*** Dataset Section Begins ***
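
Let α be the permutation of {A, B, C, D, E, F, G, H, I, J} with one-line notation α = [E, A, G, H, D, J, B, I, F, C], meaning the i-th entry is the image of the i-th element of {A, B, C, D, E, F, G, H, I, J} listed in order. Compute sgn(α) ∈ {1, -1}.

In disjoint-cycle form the cycle lengths are 10.
A cycle of length ℓ contributes ℓ−1 transpositions, so α is a product of 9 transpositions — odd.

-1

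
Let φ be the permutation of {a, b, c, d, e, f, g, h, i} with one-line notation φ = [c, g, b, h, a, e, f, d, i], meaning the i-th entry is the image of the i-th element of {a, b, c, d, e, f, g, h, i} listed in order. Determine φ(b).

g

b is element number 2 of the domain, and entry number 2 of the one-line form is g, so φ(b) = g.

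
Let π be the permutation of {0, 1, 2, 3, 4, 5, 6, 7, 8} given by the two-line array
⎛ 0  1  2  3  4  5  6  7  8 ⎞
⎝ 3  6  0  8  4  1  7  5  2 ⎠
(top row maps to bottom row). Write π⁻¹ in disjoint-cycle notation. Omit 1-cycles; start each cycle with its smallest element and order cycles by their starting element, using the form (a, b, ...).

The cycle decomposition of π is (0, 3, 8, 2)(1, 6, 7, 5).
The inverse reverses every cycle; in canonical form, π⁻¹ = (0, 2, 8, 3)(1, 5, 7, 6).

(0, 2, 8, 3)(1, 5, 7, 6)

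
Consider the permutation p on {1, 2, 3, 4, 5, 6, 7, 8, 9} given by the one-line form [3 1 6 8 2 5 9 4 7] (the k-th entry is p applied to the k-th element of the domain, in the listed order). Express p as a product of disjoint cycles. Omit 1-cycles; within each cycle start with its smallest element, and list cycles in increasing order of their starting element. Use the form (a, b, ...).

(1, 3, 6, 5, 2)(4, 8)(7, 9)

From 1: 1 → 3 → 6 → 5 → 2 → 1, closing the cycle (1, 3, 6, 5, 2).
Continuing from each remaining unvisited element yields (1, 3, 6, 5, 2)(4, 8)(7, 9).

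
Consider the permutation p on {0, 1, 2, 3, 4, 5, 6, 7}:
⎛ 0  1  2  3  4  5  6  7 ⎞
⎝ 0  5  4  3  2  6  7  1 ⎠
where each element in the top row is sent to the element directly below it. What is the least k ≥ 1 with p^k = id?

4

Writing p as disjoint cycles, the cycle lengths are 4, 2, 1, 1.
Since disjoint cycles commute, ord(p) = lcm(4, 2) = 4.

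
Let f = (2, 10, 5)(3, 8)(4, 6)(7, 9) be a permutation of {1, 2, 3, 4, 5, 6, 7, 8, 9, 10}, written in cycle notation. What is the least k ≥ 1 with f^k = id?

The cycle type of f is (3, 2, 2, 2, 1).
Since disjoint cycles commute, ord(f) = lcm(3, 2, 2, 2) = 6.

6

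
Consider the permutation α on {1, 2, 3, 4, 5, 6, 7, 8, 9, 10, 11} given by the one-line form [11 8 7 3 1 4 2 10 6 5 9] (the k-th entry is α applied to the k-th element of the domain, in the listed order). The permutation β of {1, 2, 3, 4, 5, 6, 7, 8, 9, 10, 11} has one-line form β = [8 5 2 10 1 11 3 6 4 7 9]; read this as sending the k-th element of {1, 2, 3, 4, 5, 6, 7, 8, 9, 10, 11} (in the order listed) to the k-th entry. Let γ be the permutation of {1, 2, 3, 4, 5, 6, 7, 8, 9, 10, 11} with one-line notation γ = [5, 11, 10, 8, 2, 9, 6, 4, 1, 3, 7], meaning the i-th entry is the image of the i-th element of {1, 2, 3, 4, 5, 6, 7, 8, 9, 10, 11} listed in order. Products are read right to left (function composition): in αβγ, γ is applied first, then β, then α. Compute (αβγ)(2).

Chase 2: γ(2) = 11; β(11) = 9; α(9) = 6. Hence (αβγ)(2) = 6.

6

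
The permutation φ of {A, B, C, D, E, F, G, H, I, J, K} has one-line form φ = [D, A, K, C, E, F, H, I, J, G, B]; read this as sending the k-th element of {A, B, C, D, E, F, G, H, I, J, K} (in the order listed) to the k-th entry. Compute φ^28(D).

Tracing D → C → … returns to D after 5 steps, so D lies in a 5-cycle (A, D, C, K, B).
Since the cycle has length 5, φ^28 acts on it the same as φ^3 (28 mod 5 = 3).
Advancing 3 steps from D: D → C → K → B.

B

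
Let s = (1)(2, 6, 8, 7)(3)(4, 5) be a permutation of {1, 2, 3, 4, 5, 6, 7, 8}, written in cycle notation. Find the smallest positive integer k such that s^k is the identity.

4

The cycle type of s is (4, 2, 1, 1).
Since disjoint cycles commute, ord(s) = lcm(4, 2) = 4.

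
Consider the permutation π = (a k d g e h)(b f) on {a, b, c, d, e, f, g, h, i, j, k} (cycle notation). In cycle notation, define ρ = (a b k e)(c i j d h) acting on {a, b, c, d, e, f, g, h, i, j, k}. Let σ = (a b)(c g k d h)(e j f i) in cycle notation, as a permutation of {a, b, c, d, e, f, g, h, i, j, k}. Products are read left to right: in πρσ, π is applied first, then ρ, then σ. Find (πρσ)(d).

k

Apply the permutations in order: π(d) = g, then ρ(g) = g, then σ(g) = k. So (πρσ)(d) = k.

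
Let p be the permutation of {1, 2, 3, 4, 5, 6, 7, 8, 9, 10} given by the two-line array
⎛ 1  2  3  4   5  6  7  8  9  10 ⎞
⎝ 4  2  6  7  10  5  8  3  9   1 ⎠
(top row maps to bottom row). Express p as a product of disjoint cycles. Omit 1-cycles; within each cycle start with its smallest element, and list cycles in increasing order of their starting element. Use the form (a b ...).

Start at 1 and follow images: 1 → 4 → 7 → 8 → 3 → 6 → 5 → 10 → 1, giving the cycle (1 4 7 8 3 6 5 10).
Repeating from the next unused element and collecting all non-trivial cycles gives (1 4 7 8 3 6 5 10).

(1 4 7 8 3 6 5 10)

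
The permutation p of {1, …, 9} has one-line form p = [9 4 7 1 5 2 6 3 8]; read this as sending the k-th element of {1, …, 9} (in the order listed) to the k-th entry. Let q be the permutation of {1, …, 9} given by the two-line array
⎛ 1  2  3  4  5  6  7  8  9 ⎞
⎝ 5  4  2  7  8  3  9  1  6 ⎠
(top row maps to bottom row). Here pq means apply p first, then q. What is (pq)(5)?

8

(pq)(5) = q(p(5)). p(5) = 5, then q(5) = 8. So (pq)(5) = 8.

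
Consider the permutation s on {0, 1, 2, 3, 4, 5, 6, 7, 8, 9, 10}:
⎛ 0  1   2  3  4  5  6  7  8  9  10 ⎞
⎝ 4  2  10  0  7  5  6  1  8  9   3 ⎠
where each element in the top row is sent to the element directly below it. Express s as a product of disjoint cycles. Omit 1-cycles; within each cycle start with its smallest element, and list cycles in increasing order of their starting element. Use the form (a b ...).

Iterating s from 0 gives 0 → 4 → 7 → 1 → 2 → 10 → 3 → 0; that is the 7-cycle (0 4 7 1 2 10 3).
Continuing from each remaining unvisited element yields (0 4 7 1 2 10 3).

(0 4 7 1 2 10 3)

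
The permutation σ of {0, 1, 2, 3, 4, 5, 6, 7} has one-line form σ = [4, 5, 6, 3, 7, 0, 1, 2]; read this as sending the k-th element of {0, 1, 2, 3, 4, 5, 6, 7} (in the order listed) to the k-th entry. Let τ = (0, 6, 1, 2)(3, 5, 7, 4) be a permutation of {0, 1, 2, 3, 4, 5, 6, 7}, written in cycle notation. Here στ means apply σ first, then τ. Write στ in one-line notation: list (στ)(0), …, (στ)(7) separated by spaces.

3 7 1 5 4 6 2 0

(στ)(x) = τ(σ(x)). Computing each image: τ(σ(0)) = τ(4) = 3, τ(σ(1)) = τ(5) = 7, τ(σ(2)) = τ(6) = 1, τ(σ(3)) = τ(3) = 5, τ(σ(4)) = τ(7) = 4, τ(σ(5)) = τ(0) = 6, τ(σ(6)) = τ(1) = 2, τ(σ(7)) = τ(2) = 0.
Hence στ = [3 7 1 5 4 6 2 0].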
*** Dataset Section Ends ***
| Work instructions |
Write out exactly the lines from the line with "below it. Express" to the close of the listing above, including both of those lines.

| Solution |
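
where each element in the top row is sent to the element directly below it. Express s as a product of disjoint cycles. Omit 1-cycles; within each cycle start with its smallest element, and list cycles in increasing order of their starting element. Use the form (a b ...).

Iterating s from 0 gives 0 → 4 → 7 → 1 → 2 → 10 → 3 → 0; that is the 7-cycle (0 4 7 1 2 10 3).
Continuing from each remaining unvisited element yields (0 4 7 1 2 10 3).

(0 4 7 1 2 10 3)

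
The permutation σ of {0, 1, 2, 3, 4, 5, 6, 7} has one-line form σ = [4, 5, 6, 3, 7, 0, 1, 2]; read this as sending the k-th element of {0, 1, 2, 3, 4, 5, 6, 7} (in the order listed) to the k-th entry. Let τ = (0, 6, 1, 2)(3, 5, 7, 4) be a permutation of {0, 1, 2, 3, 4, 5, 6, 7}, written in cycle notation. Here στ means apply σ first, then τ. Write στ in one-line notation: list (στ)(0), …, (στ)(7) separated by spaces.

3 7 1 5 4 6 2 0

(στ)(x) = τ(σ(x)). Computing each image: τ(σ(0)) = τ(4) = 3, τ(σ(1)) = τ(5) = 7, τ(σ(2)) = τ(6) = 1, τ(σ(3)) = τ(3) = 5, τ(σ(4)) = τ(7) = 4, τ(σ(5)) = τ(0) = 6, τ(σ(6)) = τ(1) = 2, τ(σ(7)) = τ(2) = 0.
Hence στ = [3 7 1 5 4 6 2 0].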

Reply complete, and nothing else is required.